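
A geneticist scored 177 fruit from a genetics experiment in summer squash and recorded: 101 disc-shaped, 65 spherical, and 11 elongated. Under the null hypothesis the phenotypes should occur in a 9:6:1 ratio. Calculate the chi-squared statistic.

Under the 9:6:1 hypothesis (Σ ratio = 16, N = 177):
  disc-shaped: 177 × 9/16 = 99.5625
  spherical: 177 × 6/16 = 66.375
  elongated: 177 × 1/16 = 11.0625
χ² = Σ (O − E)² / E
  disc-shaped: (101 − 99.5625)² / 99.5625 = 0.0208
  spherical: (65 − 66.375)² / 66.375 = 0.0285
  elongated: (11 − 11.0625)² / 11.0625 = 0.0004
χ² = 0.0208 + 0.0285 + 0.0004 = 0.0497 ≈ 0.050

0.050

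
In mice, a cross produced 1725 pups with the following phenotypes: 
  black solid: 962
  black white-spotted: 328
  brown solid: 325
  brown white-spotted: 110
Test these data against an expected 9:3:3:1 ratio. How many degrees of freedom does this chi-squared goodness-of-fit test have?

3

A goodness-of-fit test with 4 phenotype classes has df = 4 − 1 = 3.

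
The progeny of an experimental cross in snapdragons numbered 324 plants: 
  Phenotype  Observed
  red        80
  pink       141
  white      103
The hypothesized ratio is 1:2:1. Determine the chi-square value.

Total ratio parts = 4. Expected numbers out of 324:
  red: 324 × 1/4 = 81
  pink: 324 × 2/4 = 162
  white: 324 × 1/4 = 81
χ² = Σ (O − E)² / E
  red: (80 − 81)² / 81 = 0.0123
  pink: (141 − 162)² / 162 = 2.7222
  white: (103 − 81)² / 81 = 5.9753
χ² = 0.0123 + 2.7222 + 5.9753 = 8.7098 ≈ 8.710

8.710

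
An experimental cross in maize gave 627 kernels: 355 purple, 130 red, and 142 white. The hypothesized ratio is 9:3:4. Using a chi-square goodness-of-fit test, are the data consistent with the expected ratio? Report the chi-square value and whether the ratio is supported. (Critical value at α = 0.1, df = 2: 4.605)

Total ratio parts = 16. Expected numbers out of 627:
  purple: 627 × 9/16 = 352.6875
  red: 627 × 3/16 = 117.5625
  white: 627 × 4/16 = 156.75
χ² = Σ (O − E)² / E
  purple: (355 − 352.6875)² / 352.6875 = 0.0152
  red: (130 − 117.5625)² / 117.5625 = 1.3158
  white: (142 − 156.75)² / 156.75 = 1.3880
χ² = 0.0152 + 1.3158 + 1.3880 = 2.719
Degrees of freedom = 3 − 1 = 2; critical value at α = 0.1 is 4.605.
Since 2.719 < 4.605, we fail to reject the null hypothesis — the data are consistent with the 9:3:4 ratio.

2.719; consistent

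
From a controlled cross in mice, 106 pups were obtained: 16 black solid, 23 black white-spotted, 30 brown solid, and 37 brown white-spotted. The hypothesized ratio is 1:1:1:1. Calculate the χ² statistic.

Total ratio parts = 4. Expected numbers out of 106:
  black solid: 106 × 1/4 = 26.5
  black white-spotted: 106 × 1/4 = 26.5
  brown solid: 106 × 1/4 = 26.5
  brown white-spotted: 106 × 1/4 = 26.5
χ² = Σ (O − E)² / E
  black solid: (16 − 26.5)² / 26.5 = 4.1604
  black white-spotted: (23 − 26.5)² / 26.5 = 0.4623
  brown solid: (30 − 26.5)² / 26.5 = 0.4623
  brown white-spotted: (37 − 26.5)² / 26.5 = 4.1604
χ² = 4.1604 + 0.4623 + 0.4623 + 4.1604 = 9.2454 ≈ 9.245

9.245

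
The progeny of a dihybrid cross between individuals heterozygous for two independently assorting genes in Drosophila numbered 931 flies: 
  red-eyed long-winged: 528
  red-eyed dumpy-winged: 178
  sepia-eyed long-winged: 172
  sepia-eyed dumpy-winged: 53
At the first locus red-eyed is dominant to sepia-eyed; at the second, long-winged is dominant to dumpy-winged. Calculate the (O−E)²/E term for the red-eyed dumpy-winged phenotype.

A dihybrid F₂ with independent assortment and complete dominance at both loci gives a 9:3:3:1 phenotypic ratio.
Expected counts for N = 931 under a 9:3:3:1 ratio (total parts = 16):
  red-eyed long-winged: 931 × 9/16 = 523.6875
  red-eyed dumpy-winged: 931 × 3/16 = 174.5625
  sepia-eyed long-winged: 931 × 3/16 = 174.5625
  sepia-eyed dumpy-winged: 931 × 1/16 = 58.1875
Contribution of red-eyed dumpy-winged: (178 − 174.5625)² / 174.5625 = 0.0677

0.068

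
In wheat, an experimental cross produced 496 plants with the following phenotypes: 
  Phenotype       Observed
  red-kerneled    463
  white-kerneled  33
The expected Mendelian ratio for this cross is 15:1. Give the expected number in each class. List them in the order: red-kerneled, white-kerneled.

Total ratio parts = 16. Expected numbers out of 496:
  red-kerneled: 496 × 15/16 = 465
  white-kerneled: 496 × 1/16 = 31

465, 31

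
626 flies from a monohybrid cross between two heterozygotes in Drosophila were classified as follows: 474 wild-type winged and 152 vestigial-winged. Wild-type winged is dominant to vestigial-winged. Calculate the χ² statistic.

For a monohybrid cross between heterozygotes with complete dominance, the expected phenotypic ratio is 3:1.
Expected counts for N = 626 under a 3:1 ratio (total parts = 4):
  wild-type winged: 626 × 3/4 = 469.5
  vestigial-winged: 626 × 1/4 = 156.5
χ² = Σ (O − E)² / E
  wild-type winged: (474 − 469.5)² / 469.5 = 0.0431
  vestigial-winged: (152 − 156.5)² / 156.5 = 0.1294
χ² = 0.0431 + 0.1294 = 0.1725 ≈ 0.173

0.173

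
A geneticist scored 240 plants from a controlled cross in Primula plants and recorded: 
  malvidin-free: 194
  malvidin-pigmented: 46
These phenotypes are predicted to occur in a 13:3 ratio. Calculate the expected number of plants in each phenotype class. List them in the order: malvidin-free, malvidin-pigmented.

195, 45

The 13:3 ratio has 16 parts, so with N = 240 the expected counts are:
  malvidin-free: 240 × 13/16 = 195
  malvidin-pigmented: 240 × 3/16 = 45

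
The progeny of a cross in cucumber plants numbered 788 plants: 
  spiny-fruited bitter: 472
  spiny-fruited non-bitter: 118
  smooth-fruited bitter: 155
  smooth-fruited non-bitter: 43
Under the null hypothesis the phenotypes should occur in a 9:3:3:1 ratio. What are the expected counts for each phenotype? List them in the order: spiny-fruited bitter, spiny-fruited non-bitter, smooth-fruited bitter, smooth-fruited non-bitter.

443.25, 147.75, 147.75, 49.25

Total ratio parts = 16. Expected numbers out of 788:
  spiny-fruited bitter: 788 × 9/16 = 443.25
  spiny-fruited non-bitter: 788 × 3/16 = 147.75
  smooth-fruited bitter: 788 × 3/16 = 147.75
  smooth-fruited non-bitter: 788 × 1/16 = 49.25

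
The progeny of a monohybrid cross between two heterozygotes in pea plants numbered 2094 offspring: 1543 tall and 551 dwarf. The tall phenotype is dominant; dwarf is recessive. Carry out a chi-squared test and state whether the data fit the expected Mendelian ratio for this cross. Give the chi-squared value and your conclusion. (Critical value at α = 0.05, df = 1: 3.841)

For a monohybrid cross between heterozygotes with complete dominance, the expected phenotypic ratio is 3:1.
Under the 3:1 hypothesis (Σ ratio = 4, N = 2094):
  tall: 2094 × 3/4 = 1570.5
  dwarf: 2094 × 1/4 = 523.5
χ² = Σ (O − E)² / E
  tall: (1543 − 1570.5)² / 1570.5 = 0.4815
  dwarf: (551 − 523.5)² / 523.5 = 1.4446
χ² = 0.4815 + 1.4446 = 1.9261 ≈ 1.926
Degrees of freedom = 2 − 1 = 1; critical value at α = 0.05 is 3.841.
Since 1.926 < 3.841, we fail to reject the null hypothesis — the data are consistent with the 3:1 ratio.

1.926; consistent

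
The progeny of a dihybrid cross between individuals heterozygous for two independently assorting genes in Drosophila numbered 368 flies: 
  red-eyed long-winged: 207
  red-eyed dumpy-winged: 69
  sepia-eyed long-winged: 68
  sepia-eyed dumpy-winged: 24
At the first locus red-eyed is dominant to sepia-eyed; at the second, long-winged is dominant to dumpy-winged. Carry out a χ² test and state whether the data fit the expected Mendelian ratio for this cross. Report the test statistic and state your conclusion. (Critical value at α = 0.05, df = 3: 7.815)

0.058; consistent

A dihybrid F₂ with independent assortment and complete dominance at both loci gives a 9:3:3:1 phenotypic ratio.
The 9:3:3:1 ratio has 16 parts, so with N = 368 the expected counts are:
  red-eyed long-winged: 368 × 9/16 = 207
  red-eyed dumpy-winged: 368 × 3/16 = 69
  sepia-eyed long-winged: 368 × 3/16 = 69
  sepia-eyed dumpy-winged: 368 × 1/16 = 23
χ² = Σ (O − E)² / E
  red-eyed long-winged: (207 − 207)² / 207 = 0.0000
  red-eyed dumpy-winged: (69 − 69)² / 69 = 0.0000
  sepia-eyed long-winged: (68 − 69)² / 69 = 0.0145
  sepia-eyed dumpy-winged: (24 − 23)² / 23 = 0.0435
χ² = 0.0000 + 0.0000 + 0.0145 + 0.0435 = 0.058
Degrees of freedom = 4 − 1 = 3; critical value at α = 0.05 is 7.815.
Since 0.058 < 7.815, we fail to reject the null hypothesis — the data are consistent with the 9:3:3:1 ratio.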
● ● ● ● ●
→ Task description: Every line holding the string "produced" should be copied here, so please find those lines in the data.

→ Answer to this exercise:
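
In mice, a cross produced 1725 pups with the following phenotypes: 
In wheat, an experimental cross produced 496 plants with the following phenotypes: 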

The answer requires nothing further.